TASK MATERIAL >>
══════

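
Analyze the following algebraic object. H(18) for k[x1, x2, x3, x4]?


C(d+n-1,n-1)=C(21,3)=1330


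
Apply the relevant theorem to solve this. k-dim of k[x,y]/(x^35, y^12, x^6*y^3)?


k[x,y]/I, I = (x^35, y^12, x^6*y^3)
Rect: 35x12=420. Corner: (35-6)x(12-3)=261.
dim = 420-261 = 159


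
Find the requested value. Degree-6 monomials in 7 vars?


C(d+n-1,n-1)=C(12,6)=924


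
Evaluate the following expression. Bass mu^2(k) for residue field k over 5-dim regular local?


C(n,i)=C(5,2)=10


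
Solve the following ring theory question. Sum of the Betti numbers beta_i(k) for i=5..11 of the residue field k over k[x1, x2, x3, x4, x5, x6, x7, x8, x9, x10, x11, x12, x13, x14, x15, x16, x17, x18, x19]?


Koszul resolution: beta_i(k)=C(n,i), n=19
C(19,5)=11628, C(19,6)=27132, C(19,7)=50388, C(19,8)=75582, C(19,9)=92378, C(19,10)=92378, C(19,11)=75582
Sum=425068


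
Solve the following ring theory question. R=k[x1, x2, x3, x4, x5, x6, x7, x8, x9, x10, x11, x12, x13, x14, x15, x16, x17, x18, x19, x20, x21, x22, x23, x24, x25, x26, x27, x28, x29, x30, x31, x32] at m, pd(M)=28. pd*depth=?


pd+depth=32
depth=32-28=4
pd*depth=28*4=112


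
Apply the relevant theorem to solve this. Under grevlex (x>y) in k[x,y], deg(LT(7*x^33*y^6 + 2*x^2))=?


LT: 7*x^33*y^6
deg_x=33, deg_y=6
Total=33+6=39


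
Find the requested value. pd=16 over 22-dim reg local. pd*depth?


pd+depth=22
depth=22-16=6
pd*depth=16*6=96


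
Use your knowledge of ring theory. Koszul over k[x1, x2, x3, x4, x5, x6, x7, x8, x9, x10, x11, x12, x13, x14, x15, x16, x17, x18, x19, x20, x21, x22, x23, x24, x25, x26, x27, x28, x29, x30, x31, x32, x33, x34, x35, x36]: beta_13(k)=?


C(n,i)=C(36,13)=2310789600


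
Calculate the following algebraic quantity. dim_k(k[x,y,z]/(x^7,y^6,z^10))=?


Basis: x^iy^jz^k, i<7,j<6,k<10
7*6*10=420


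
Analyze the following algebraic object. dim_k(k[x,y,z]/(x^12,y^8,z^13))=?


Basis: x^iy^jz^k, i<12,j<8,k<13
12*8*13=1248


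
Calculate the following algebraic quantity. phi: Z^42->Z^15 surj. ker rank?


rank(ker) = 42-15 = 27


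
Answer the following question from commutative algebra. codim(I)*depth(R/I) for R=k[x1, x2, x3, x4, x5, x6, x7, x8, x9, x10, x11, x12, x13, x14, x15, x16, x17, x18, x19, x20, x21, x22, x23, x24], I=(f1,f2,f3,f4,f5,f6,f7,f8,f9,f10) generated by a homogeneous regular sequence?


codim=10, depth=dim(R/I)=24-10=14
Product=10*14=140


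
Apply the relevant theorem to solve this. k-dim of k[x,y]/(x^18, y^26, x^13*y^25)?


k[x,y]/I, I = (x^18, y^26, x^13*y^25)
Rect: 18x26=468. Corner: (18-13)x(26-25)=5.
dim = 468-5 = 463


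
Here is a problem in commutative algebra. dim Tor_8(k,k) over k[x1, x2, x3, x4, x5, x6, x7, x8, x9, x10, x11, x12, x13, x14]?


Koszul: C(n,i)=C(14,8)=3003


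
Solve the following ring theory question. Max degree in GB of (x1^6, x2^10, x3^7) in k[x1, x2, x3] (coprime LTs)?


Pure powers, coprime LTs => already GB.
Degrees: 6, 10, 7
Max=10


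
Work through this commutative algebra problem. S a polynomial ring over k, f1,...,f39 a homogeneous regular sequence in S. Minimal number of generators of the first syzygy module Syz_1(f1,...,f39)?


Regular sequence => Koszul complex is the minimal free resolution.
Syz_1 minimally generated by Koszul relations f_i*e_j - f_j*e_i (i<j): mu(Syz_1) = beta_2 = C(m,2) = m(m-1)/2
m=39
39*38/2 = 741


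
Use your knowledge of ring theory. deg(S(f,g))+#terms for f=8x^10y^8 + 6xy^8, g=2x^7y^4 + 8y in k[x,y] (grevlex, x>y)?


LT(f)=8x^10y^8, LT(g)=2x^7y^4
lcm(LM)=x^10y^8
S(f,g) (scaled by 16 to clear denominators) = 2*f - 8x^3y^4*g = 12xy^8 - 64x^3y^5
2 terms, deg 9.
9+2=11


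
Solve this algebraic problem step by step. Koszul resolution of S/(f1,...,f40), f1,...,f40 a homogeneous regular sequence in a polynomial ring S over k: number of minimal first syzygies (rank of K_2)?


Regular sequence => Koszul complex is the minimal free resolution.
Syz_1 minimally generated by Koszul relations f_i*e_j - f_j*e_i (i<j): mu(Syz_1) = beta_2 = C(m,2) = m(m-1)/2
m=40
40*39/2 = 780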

══════

AIM OF THE TASK >> In full and without alteration, reproduce the records above.

ANSWER TO THE PROBLEM >>
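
Analyze the following algebraic object. H(18) for k[x1, x2, x3, x4]?


C(d+n-1,n-1)=C(21,3)=1330


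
Apply the relevant theorem to solve this. k-dim of k[x,y]/(x^35, y^12, x^6*y^3)?


k[x,y]/I, I = (x^35, y^12, x^6*y^3)
Rect: 35x12=420. Corner: (35-6)x(12-3)=261.
dim = 420-261 = 159


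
Find the requested value. Degree-6 monomials in 7 vars?


C(d+n-1,n-1)=C(12,6)=924


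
Evaluate the following expression. Bass mu^2(k) for residue field k over 5-dim regular local?


C(n,i)=C(5,2)=10


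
Solve the following ring theory question. Sum of the Betti numbers beta_i(k) for i=5..11 of the residue field k over k[x1, x2, x3, x4, x5, x6, x7, x8, x9, x10, x11, x12, x13, x14, x15, x16, x17, x18, x19]?


Koszul resolution: beta_i(k)=C(n,i), n=19
C(19,5)=11628, C(19,6)=27132, C(19,7)=50388, C(19,8)=75582, C(19,9)=92378, C(19,10)=92378, C(19,11)=75582
Sum=425068


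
Solve the following ring theory question. R=k[x1, x2, x3, x4, x5, x6, x7, x8, x9, x10, x11, x12, x13, x14, x15, x16, x17, x18, x19, x20, x21, x22, x23, x24, x25, x26, x27, x28, x29, x30, x31, x32] at m, pd(M)=28. pd*depth=?


pd+depth=32
depth=32-28=4
pd*depth=28*4=112


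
Apply the relevant theorem to solve this. Under grevlex (x>y) in k[x,y], deg(LT(7*x^33*y^6 + 2*x^2))=?


LT: 7*x^33*y^6
deg_x=33, deg_y=6
Total=33+6=39


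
Find the requested value. pd=16 over 22-dim reg local. pd*depth?


pd+depth=22
depth=22-16=6
pd*depth=16*6=96


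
Use your knowledge of ring theory. Koszul over k[x1, x2, x3, x4, x5, x6, x7, x8, x9, x10, x11, x12, x13, x14, x15, x16, x17, x18, x19, x20, x21, x22, x23, x24, x25, x26, x27, x28, x29, x30, x31, x32, x33, x34, x35, x36]: beta_13(k)=?


C(n,i)=C(36,13)=2310789600


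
Calculate the following algebraic quantity. dim_k(k[x,y,z]/(x^7,y^6,z^10))=?


Basis: x^iy^jz^k, i<7,j<6,k<10
7*6*10=420


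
Analyze the following algebraic object. dim_k(k[x,y,z]/(x^12,y^8,z^13))=?


Basis: x^iy^jz^k, i<12,j<8,k<13
12*8*13=1248


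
Calculate the following algebraic quantity. phi: Z^42->Z^15 surj. ker rank?


rank(ker) = 42-15 = 27


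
Answer the following question from commutative algebra. codim(I)*depth(R/I) for R=k[x1, x2, x3, x4, x5, x6, x7, x8, x9, x10, x11, x12, x13, x14, x15, x16, x17, x18, x19, x20, x21, x22, x23, x24], I=(f1,f2,f3,f4,f5,f6,f7,f8,f9,f10) generated by a homogeneous regular sequence?


codim=10, depth=dim(R/I)=24-10=14
Product=10*14=140


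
Apply the relevant theorem to solve this. k-dim of k[x,y]/(x^18, y^26, x^13*y^25)?


k[x,y]/I, I = (x^18, y^26, x^13*y^25)
Rect: 18x26=468. Corner: (18-13)x(26-25)=5.
dim = 468-5 = 463


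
Here is a problem in commutative algebra. dim Tor_8(k,k) over k[x1, x2, x3, x4, x5, x6, x7, x8, x9, x10, x11, x12, x13, x14]?


Koszul: C(n,i)=C(14,8)=3003


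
Solve the following ring theory question. Max degree in GB of (x1^6, x2^10, x3^7) in k[x1, x2, x3] (coprime LTs)?


Pure powers, coprime LTs => already GB.
Degrees: 6, 10, 7
Max=10


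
Work through this commutative algebra problem. S a polynomial ring over k, f1,...,f39 a homogeneous regular sequence in S. Minimal number of generators of the first syzygy module Syz_1(f1,...,f39)?


Regular sequence => Koszul complex is the minimal free resolution.
Syz_1 minimally generated by Koszul relations f_i*e_j - f_j*e_i (i<j): mu(Syz_1) = beta_2 = C(m,2) = m(m-1)/2
m=39
39*38/2 = 741


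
Use your knowledge of ring theory. deg(S(f,g))+#terms for f=8x^10y^8 + 6xy^8, g=2x^7y^4 + 8y in k[x,y] (grevlex, x>y)?


LT(f)=8x^10y^8, LT(g)=2x^7y^4
lcm(LM)=x^10y^8
S(f,g) (scaled by 16 to clear denominators) = 2*f - 8x^3y^4*g = 12xy^8 - 64x^3y^5
2 terms, deg 9.
9+2=11


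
Solve this algebraic problem step by step. Koszul resolution of S/(f1,...,f40), f1,...,f40 a homogeneous regular sequence in a polynomial ring S over k: number of minimal first syzygies (rank of K_2)?


Regular sequence => Koszul complex is the minimal free resolution.
Syz_1 minimally generated by Koszul relations f_i*e_j - f_j*e_i (i<j): mu(Syz_1) = beta_2 = C(m,2) = m(m-1)/2
m=40
40*39/2 = 780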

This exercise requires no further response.